§ ACTION ITEM
Repeat all of the entries, please, keeping each line exact.

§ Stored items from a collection
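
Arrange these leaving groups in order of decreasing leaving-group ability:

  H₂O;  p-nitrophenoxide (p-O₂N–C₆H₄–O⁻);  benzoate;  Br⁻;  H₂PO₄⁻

Br⁻ > H₂O > H₂PO₄⁻ > benzoate > p-nitrophenoxide (p-O₂N–C₆H₄–O⁻)

Br⁻: pKₐ(HBr) ≈ -9
H₂O: pKₐ(H₃O⁺) ≈ -1.7
H₂PO₄⁻: pKₐ(H₃PO₄) ≈ 2.1
benzoate: pKₐ(C₆H₅COOH) ≈ 4.2
p-nitrophenoxide (p-O₂N–C₆H₄–O⁻): pKₐ(p-nitrophenol) ≈ 7.2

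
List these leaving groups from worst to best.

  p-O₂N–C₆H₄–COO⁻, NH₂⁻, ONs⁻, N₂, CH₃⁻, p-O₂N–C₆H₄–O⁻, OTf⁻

N₂: no meaningful conjugate acid; N₂ departs as an exceptionally stable neutral molecule
OTf⁻: pKₐ(CF₃SO₃H (triflic acid)) ≈ -14
ONs⁻: pKₐ(p-O₂NC₆H₄SO₃H) ≈ -3.5
p-O₂N–C₆H₄–COO⁻: pKₐ(p-nitrobenzoic acid) ≈ 3.4
p-O₂N–C₆H₄–O⁻: pKₐ(p-nitrophenol) ≈ 7.2
NH₂⁻: pKₐ(NH₃) ≈ 38
CH₃⁻: pKₐ(CH₄) ≈ 48
The question asks for worst first, so the sequence is read in increasing leaving-group ability.

CH₃⁻ < NH₂⁻ < p-O₂N–C₆H₄–O⁻ < p-O₂N–C₆H₄–COO⁻ < ONs⁻ < OTf⁻ < N₂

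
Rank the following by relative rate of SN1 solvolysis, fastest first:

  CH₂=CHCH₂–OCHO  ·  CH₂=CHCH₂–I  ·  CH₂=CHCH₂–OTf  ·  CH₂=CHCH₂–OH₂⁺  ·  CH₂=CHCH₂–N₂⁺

Identical carbon frameworks mean the comparison reduces to leaving-group quality.
The more stable X⁻ (or X) is on its own — i.e. the weaker a base it is — the better a leaving group it makes.
CH₂=CHCH₂–N₂⁺ loses N₂: no meaningful conjugate acid; N₂ departs as an exceptionally stable neutral molecule
CH₂=CHCH₂–OTf loses OTf⁻: pKₐ(CF₃SO₃H (triflic acid)) ≈ -14
CH₂=CHCH₂–I loses I⁻: pKₐ(HI) ≈ -10
CH₂=CHCH₂–OH₂⁺ loses H₂O: pKₐ(H₃O⁺) ≈ -1.7
CH₂=CHCH₂–OCHO loses HCOO⁻: pKₐ(HCOOH) ≈ 3.8

CH₂=CHCH₂–N₂⁺ > CH₂=CHCH₂–OTf > CH₂=CHCH₂–I > CH₂=CHCH₂–OH₂⁺ > CH₂=CHCH₂–OCHO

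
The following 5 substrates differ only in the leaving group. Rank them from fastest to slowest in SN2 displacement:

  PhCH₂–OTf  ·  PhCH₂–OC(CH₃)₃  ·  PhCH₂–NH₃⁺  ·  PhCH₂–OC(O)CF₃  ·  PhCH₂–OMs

PhCH₂–OTf > PhCH₂–OMs > PhCH₂–OC(O)CF₃ > PhCH₂–NH₃⁺ > PhCH₂–OC(CH₃)₃

Same R in every case — rank the leaving groups.
A good leaving group is a weak base: the lower the pKₐ of its conjugate acid, the more readily it departs.
PhCH₂–OTf loses OTf⁻: pKₐ(CF₃SO₃H (triflic acid)) ≈ -14
PhCH₂–OMs loses OMs⁻: pKₐ(CH₃SO₃H (MsOH)) ≈ -1.9
PhCH₂–OC(O)CF₃ loses CF₃COO⁻: pKₐ(CF₃COOH) ≈ 0.2
PhCH₂–NH₃⁺ loses NH₃: pKₐ(NH₄⁺) ≈ 9.2
PhCH₂–OC(CH₃)₃ loses (CH₃)₃CO⁻: pKₐ(t-BuOH) ≈ 18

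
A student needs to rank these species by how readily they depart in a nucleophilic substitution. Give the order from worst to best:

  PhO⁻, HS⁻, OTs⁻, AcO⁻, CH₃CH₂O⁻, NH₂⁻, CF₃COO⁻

The more stable X⁻ (or X) is on its own — i.e. the weaker a base it is — the better a leaving group it makes.
OTs⁻: pKₐ(p-CH₃C₆H₄SO₃H (TsOH)) ≈ -2.8
CF₃COO⁻: pKₐ(CF₃COOH) ≈ 0.2
AcO⁻: pKₐ(CH₃COOH) ≈ 4.8
HS⁻: pKₐ(H₂S) ≈ 7
PhO⁻: pKₐ(C₆H₅OH (phenol)) ≈ 10
CH₃CH₂O⁻: pKₐ(CH₃CH₂OH) ≈ 16
NH₂⁻: pKₐ(NH₃) ≈ 38
Reversing gives the worst-to-best order requested.

NH₂⁻ < CH₃CH₂O⁻ < PhO⁻ < HS⁻ < AcO⁻ < CF₃COO⁻ < OTs⁻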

§ RESULT FOR THIS TASK
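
Arrange these leaving groups in order of decreasing leaving-group ability:

  H₂O;  p-nitrophenoxide (p-O₂N–C₆H₄–O⁻);  benzoate;  Br⁻;  H₂PO₄⁻

Br⁻ > H₂O > H₂PO₄⁻ > benzoate > p-nitrophenoxide (p-O₂N–C₆H₄–O⁻)

Br⁻: pKₐ(HBr) ≈ -9
H₂O: pKₐ(H₃O⁺) ≈ -1.7
H₂PO₄⁻: pKₐ(H₃PO₄) ≈ 2.1
benzoate: pKₐ(C₆H₅COOH) ≈ 4.2
p-nitrophenoxide (p-O₂N–C₆H₄–O⁻): pKₐ(p-nitrophenol) ≈ 7.2

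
List these leaving groups from worst to best.

  p-O₂N–C₆H₄–COO⁻, NH₂⁻, ONs⁻, N₂, CH₃⁻, p-O₂N–C₆H₄–O⁻, OTf⁻

N₂: no meaningful conjugate acid; N₂ departs as an exceptionally stable neutral molecule
OTf⁻: pKₐ(CF₃SO₃H (triflic acid)) ≈ -14
ONs⁻: pKₐ(p-O₂NC₆H₄SO₃H) ≈ -3.5
p-O₂N–C₆H₄–COO⁻: pKₐ(p-nitrobenzoic acid) ≈ 3.4
p-O₂N–C₆H₄–O⁻: pKₐ(p-nitrophenol) ≈ 7.2
NH₂⁻: pKₐ(NH₃) ≈ 38
CH₃⁻: pKₐ(CH₄) ≈ 48
The question asks for worst first, so the sequence is read in increasing leaving-group ability.

CH₃⁻ < NH₂⁻ < p-O₂N–C₆H₄–O⁻ < p-O₂N–C₆H₄–COO⁻ < ONs⁻ < OTf⁻ < N₂

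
Rank the following by relative rate of SN1 solvolysis, fastest first:

  CH₂=CHCH₂–OCHO  ·  CH₂=CHCH₂–I  ·  CH₂=CHCH₂–OTf  ·  CH₂=CHCH₂–OH₂⁺  ·  CH₂=CHCH₂–N₂⁺

Identical carbon frameworks mean the comparison reduces to leaving-group quality.
The more stable X⁻ (or X) is on its own — i.e. the weaker a base it is — the better a leaving group it makes.
CH₂=CHCH₂–N₂⁺ loses N₂: no meaningful conjugate acid; N₂ departs as an exceptionally stable neutral molecule
CH₂=CHCH₂–OTf loses OTf⁻: pKₐ(CF₃SO₃H (triflic acid)) ≈ -14
CH₂=CHCH₂–I loses I⁻: pKₐ(HI) ≈ -10
CH₂=CHCH₂–OH₂⁺ loses H₂O: pKₐ(H₃O⁺) ≈ -1.7
CH₂=CHCH₂–OCHO loses HCOO⁻: pKₐ(HCOOH) ≈ 3.8

CH₂=CHCH₂–N₂⁺ > CH₂=CHCH₂–OTf > CH₂=CHCH₂–I > CH₂=CHCH₂–OH₂⁺ > CH₂=CHCH₂–OCHO

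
The following 5 substrates differ only in the leaving group. Rank them from fastest to slowest in SN2 displacement:

  PhCH₂–OTf  ·  PhCH₂–OC(CH₃)₃  ·  PhCH₂–NH₃⁺  ·  PhCH₂–OC(O)CF₃  ·  PhCH₂–OMs

PhCH₂–OTf > PhCH₂–OMs > PhCH₂–OC(O)CF₃ > PhCH₂–NH₃⁺ > PhCH₂–OC(CH₃)₃

Same R in every case — rank the leaving groups.
A good leaving group is a weak base: the lower the pKₐ of its conjugate acid, the more readily it departs.
PhCH₂–OTf loses OTf⁻: pKₐ(CF₃SO₃H (triflic acid)) ≈ -14
PhCH₂–OMs loses OMs⁻: pKₐ(CH₃SO₃H (MsOH)) ≈ -1.9
PhCH₂–OC(O)CF₃ loses CF₃COO⁻: pKₐ(CF₃COOH) ≈ 0.2
PhCH₂–NH₃⁺ loses NH₃: pKₐ(NH₄⁺) ≈ 9.2
PhCH₂–OC(CH₃)₃ loses (CH₃)₃CO⁻: pKₐ(t-BuOH) ≈ 18

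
A student needs to rank these species by how readily they depart in a nucleophilic substitution. Give the order from worst to best:

  PhO⁻, HS⁻, OTs⁻, AcO⁻, CH₃CH₂O⁻, NH₂⁻, CF₃COO⁻

The more stable X⁻ (or X) is on its own — i.e. the weaker a base it is — the better a leaving group it makes.
OTs⁻: pKₐ(p-CH₃C₆H₄SO₃H (TsOH)) ≈ -2.8
CF₃COO⁻: pKₐ(CF₃COOH) ≈ 0.2
AcO⁻: pKₐ(CH₃COOH) ≈ 4.8
HS⁻: pKₐ(H₂S) ≈ 7
PhO⁻: pKₐ(C₆H₅OH (phenol)) ≈ 10
CH₃CH₂O⁻: pKₐ(CH₃CH₂OH) ≈ 16
NH₂⁻: pKₐ(NH₃) ≈ 38
Reversing gives the worst-to-best order requested.

NH₂⁻ < CH₃CH₂O⁻ < PhO⁻ < HS⁻ < AcO⁻ < CF₃COO⁻ < OTs⁻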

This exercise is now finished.